Your goal: Return each entry precisely as it appears below.

-- Provided entries follows --

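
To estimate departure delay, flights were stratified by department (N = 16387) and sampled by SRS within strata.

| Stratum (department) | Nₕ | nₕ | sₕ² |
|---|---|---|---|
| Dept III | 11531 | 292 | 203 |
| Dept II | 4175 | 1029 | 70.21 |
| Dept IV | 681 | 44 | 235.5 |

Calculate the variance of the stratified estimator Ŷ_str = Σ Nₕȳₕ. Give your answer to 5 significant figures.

9.3314 × 10^7

Var(Ŷ_str) = Σₕ Nₕ²(1 − fₕ)sₕ²/nₕ.
Dept III: 11531²·(1 − 292/11531)·203/292 = 9.0096481 × 10^7.
Dept II: 4175²·(1 − 1029/4175)·70.21/1029 = 896187.32.
Dept IV: 681²·(1 − 44/681)·235.5/44 = 2.3217999 × 10^6.
Sum = 9.3314468 × 10^7.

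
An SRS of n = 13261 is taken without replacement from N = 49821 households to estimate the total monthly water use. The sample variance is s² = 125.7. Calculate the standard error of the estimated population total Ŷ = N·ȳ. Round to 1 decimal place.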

-- Provided entries concluded --

Response below:
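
To estimate departure delay, flights were stratified by department (N = 16387) and sampled by SRS within strata.

| Stratum (department) | Nₕ | nₕ | sₕ² |
|---|---|---|---|
| Dept III | 11531 | 292 | 203 |
| Dept II | 4175 | 1029 | 70.21 |
| Dept IV | 681 | 44 | 235.5 |

Calculate the variance of the stratified estimator Ŷ_str = Σ Nₕȳₕ. Give your answer to 5 significant figures.

9.3314 × 10^7

Var(Ŷ_str) = Σₕ Nₕ²(1 − fₕ)sₕ²/nₕ.
Dept III: 11531²·(1 − 292/11531)·203/292 = 9.0096481 × 10^7.
Dept II: 4175²·(1 − 1029/4175)·70.21/1029 = 896187.32.
Dept IV: 681²·(1 − 44/681)·235.5/44 = 2.3217999 × 10^6.
Sum = 9.3314468 × 10^7.

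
An SRS of n = 13261 is taken without replacement from N = 49821 households to estimate the total monthly water use. The sample variance is s² = 125.7. Calculate the standard error of the estimated population total Ŷ = N·ȳ. Round to 1 decimal place.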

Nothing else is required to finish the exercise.